__Instructions to follow__.
Under no circumstances alter the records; copy each one exactly.

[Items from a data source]
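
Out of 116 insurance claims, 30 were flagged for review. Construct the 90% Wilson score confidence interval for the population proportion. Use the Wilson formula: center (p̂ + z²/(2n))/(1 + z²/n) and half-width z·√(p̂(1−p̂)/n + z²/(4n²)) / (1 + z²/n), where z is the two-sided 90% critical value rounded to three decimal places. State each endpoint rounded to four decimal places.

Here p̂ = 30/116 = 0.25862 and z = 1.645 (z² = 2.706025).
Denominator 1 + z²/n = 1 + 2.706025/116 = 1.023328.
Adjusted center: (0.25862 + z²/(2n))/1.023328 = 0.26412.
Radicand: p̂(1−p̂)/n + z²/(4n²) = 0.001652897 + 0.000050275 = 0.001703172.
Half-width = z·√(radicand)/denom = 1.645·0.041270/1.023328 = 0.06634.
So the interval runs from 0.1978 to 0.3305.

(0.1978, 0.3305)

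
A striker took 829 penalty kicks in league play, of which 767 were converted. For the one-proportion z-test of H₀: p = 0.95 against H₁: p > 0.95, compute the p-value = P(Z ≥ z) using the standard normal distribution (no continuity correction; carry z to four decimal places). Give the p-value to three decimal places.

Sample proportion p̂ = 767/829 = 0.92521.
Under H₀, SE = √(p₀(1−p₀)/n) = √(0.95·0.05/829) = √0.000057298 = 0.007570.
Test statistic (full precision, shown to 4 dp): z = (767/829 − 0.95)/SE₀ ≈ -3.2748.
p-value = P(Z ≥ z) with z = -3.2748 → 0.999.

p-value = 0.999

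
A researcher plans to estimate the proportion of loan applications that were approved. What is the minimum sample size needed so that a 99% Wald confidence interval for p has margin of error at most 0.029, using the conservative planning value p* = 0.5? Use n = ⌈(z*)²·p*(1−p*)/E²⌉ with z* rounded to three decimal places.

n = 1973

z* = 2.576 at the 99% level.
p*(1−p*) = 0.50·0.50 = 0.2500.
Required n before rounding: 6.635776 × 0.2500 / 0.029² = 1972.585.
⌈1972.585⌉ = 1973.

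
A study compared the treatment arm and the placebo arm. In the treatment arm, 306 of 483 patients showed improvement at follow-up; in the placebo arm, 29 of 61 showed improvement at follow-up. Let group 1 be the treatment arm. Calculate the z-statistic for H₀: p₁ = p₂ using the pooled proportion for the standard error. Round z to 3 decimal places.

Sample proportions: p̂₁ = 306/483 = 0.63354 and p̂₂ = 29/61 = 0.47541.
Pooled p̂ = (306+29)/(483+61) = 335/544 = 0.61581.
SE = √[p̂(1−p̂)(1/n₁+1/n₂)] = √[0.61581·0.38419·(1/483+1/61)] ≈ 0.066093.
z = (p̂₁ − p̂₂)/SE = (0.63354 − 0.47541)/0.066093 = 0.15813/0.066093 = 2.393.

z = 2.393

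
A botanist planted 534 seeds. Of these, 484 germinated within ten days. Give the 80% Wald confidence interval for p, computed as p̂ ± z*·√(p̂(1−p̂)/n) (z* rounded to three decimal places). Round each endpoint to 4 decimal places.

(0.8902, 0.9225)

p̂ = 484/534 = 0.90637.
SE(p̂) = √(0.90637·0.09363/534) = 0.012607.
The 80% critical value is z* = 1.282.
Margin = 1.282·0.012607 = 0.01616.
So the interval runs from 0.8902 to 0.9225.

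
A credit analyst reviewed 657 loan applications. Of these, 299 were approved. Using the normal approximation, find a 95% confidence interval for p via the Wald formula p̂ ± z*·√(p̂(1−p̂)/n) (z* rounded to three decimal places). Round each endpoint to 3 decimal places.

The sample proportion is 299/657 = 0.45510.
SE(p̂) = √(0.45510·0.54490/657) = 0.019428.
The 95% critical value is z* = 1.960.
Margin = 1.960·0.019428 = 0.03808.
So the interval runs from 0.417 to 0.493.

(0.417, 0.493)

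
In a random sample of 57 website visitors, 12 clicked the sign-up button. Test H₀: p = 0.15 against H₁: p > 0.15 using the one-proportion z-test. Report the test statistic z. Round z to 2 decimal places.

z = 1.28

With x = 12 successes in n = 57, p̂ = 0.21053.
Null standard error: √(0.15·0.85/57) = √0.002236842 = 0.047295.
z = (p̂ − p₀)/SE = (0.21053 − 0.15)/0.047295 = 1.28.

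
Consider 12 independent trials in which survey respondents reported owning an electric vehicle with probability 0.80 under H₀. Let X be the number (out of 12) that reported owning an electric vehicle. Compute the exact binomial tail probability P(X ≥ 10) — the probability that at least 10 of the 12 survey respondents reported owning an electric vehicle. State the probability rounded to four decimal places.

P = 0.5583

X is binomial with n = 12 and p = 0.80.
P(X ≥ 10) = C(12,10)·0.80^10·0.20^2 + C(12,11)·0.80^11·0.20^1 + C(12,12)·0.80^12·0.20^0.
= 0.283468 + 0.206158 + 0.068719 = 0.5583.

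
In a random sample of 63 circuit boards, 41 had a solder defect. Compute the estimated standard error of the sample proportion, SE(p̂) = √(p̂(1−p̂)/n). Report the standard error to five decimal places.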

__Written solution__.
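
Out of 116 insurance claims, 30 were flagged for review. Construct the 90% Wilson score confidence interval for the population proportion. Use the Wilson formula: center (p̂ + z²/(2n))/(1 + z²/n) and half-width z·√(p̂(1−p̂)/n + z²/(4n²)) / (1 + z²/n), where z is the two-sided 90% critical value rounded to three decimal places. State each endpoint rounded to four decimal places.

Here p̂ = 30/116 = 0.25862 and z = 1.645 (z² = 2.706025).
Denominator 1 + z²/n = 1 + 2.706025/116 = 1.023328.
Adjusted center: (0.25862 + z²/(2n))/1.023328 = 0.26412.
Radicand: p̂(1−p̂)/n + z²/(4n²) = 0.001652897 + 0.000050275 = 0.001703172.
Half-width = z·√(radicand)/denom = 1.645·0.041270/1.023328 = 0.06634.
So the interval runs from 0.1978 to 0.3305.

(0.1978, 0.3305)

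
A striker took 829 penalty kicks in league play, of which 767 were converted. For the one-proportion z-test of H₀: p = 0.95 against H₁: p > 0.95, compute the p-value = P(Z ≥ z) using the standard normal distribution (no continuity correction; carry z to four decimal places). Give the p-value to three decimal places.

Sample proportion p̂ = 767/829 = 0.92521.
Under H₀, SE = √(p₀(1−p₀)/n) = √(0.95·0.05/829) = √0.000057298 = 0.007570.
Test statistic (full precision, shown to 4 dp): z = (767/829 − 0.95)/SE₀ ≈ -3.2748.
p-value = P(Z ≥ z) with z = -3.2748 → 0.999.

p-value = 0.999

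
A researcher plans to estimate the proportion of loan applications that were approved. What is the minimum sample size needed so that a 99% Wald confidence interval for p has margin of error at most 0.029, using the conservative planning value p* = 0.5? Use n = ⌈(z*)²·p*(1−p*)/E²⌉ with z* rounded to three decimal places.

n = 1973

z* = 2.576 at the 99% level.
p*(1−p*) = 0.50·0.50 = 0.2500.
Required n before rounding: 6.635776 × 0.2500 / 0.029² = 1972.585.
⌈1972.585⌉ = 1973.

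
A study compared the treatment arm and the placebo arm. In the treatment arm, 306 of 483 patients showed improvement at follow-up; in the placebo arm, 29 of 61 showed improvement at follow-up. Let group 1 be the treatment arm. Calculate the z-statistic for H₀: p₁ = p₂ using the pooled proportion for the standard error. Round z to 3 decimal places.

Sample proportions: p̂₁ = 306/483 = 0.63354 and p̂₂ = 29/61 = 0.47541.
Pooled p̂ = (306+29)/(483+61) = 335/544 = 0.61581.
SE = √[p̂(1−p̂)(1/n₁+1/n₂)] = √[0.61581·0.38419·(1/483+1/61)] ≈ 0.066093.
z = (p̂₁ − p̂₂)/SE = (0.63354 − 0.47541)/0.066093 = 0.15813/0.066093 = 2.393.

z = 2.393

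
A botanist planted 534 seeds. Of these, 484 germinated within ten days. Give the 80% Wald confidence interval for p, computed as p̂ ± z*·√(p̂(1−p̂)/n) (z* rounded to three decimal places). Round each endpoint to 4 decimal places.

(0.8902, 0.9225)

p̂ = 484/534 = 0.90637.
SE(p̂) = √(0.90637·0.09363/534) = 0.012607.
The 80% critical value is z* = 1.282.
Margin = 1.282·0.012607 = 0.01616.
So the interval runs from 0.8902 to 0.9225.

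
A credit analyst reviewed 657 loan applications. Of these, 299 were approved. Using the normal approximation, find a 95% confidence interval for p via the Wald formula p̂ ± z*·√(p̂(1−p̂)/n) (z* rounded to three decimal places). Round each endpoint to 3 decimal places.

The sample proportion is 299/657 = 0.45510.
SE(p̂) = √(0.45510·0.54490/657) = 0.019428.
The 95% critical value is z* = 1.960.
Margin = 1.960·0.019428 = 0.03808.
So the interval runs from 0.417 to 0.493.

(0.417, 0.493)

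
In a random sample of 57 website visitors, 12 clicked the sign-up button. Test H₀: p = 0.15 against H₁: p > 0.15 using the one-proportion z-test. Report the test statistic z. Round z to 2 decimal places.

z = 1.28

With x = 12 successes in n = 57, p̂ = 0.21053.
Null standard error: √(0.15·0.85/57) = √0.002236842 = 0.047295.
z = (p̂ − p₀)/SE = (0.21053 − 0.15)/0.047295 = 1.28.

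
Consider 12 independent trials in which survey respondents reported owning an electric vehicle with probability 0.80 under H₀. Let X be the number (out of 12) that reported owning an electric vehicle. Compute the exact binomial tail probability P(X ≥ 10) — the probability that at least 10 of the 12 survey respondents reported owning an electric vehicle. State the probability rounded to four decimal places.

P = 0.5583

X is binomial with n = 12 and p = 0.80.
P(X ≥ 10) = C(12,10)·0.80^10·0.20^2 + C(12,11)·0.80^11·0.20^1 + C(12,12)·0.80^12·0.20^0.
= 0.283468 + 0.206158 + 0.068719 = 0.5583.

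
In a random sample of 63 circuit boards, 41 had a solder defect. Compute the estimated standard error of the sample proportion, SE(p̂) = √(p̂(1−p̂)/n). Report the standard error to five decimal places.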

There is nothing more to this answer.